● Task prompt
Reproduce each entry below in full, exactly as it was given.

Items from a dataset
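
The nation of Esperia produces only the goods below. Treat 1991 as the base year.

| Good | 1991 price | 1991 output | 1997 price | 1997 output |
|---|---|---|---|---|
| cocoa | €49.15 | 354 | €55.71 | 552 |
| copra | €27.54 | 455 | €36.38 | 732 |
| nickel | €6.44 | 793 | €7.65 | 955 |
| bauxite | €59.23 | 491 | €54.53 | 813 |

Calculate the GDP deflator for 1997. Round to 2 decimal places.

Nominal GDP 1997 = 55.71·552 + 36.38·732 + 7.65·955 + 54.53·813 = 109020.72.
Real GDP 1997 (at 1991 prices) = 49.15·552 + 27.54·732 + 6.44·955 + 59.23·813 = 101594.27.
Deflator = Nominal/Real × 100 = 109020.72/101594.27 × 100 = 107.310.

107.31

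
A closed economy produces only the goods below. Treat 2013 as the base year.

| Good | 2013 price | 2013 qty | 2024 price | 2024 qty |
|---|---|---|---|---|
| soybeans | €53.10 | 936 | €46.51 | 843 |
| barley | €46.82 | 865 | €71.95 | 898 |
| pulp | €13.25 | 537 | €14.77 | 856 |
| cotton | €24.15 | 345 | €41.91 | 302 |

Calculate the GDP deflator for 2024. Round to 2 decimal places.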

● The answer
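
The nation of Esperia produces only the goods below. Treat 1991 as the base year.

| Good | 1991 price | 1991 output | 1997 price | 1997 output |
|---|---|---|---|---|
| cocoa | €49.15 | 354 | €55.71 | 552 |
| copra | €27.54 | 455 | €36.38 | 732 |
| nickel | €6.44 | 793 | €7.65 | 955 |
| bauxite | €59.23 | 491 | €54.53 | 813 |

Calculate the GDP deflator for 1997. Round to 2 decimal places.

Nominal GDP 1997 = 55.71·552 + 36.38·732 + 7.65·955 + 54.53·813 = 109020.72.
Real GDP 1997 (at 1991 prices) = 49.15·552 + 27.54·732 + 6.44·955 + 59.23·813 = 101594.27.
Deflator = Nominal/Real × 100 = 109020.72/101594.27 × 100 = 107.310.

107.31

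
A closed economy produces only the goods below. Treat 2013 as the base year.

| Good | 2013 price | 2013 qty | 2024 price | 2024 qty |
|---|---|---|---|---|
| soybeans | €53.10 | 936 | €46.51 | 843 |
| barley | €46.82 | 865 | €71.95 | 898 |
| pulp | €13.25 | 537 | €14.77 | 856 |
| cotton | €24.15 | 345 | €41.91 | 302 |

Calculate the GDP deflator for 2024. Round to 2 decimal places.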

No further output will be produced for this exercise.